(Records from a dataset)
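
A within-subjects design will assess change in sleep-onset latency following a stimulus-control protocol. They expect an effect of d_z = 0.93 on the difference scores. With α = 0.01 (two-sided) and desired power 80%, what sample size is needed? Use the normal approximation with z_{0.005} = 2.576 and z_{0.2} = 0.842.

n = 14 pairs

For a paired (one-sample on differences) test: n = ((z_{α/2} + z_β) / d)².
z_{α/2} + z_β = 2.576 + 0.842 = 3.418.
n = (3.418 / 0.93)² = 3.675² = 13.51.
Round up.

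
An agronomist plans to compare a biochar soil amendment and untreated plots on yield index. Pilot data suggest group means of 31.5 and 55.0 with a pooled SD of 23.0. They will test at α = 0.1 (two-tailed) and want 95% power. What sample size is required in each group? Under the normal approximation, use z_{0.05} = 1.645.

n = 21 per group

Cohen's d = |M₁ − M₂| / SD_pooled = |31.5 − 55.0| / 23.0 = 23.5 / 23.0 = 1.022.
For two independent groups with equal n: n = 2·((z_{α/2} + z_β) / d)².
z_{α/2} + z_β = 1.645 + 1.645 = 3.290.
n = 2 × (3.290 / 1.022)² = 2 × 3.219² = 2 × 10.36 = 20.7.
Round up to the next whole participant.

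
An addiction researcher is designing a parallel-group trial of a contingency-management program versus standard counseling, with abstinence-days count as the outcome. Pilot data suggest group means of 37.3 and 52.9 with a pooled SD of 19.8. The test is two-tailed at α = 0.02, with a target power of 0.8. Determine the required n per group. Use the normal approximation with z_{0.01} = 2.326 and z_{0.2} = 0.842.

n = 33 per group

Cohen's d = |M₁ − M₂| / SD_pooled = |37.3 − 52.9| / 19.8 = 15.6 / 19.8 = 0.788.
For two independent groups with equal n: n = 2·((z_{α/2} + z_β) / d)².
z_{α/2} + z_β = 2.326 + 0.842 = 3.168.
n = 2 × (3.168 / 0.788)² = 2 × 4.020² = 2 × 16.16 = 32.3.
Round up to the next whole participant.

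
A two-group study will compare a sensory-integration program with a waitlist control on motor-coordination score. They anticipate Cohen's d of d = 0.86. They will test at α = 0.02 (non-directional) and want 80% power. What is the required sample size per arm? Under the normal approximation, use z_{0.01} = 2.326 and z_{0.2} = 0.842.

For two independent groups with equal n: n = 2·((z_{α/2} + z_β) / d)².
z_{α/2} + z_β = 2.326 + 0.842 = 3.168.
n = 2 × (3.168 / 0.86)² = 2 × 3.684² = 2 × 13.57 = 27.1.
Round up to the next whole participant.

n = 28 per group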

**WHAT IS NEEDED**
Transcribe only the trailing portion of the entries above: the line that contains "A two-group study" and each line after it.

**SOLUTION TO THIS PROBLEM**
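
A two-group study will compare a sensory-integration program with a waitlist control on motor-coordination score. They anticipate Cohen's d of d = 0.86. They will test at α = 0.02 (non-directional) and want 80% power. What is the required sample size per arm? Under the normal approximation, use z_{0.01} = 2.326 and z_{0.2} = 0.842.

For two independent groups with equal n: n = 2·((z_{α/2} + z_β) / d)².
z_{α/2} + z_β = 2.326 + 0.842 = 3.168.
n = 2 × (3.168 / 0.86)² = 2 × 3.684² = 2 × 13.57 = 27.1.
Round up to the next whole participant.

n = 28 per group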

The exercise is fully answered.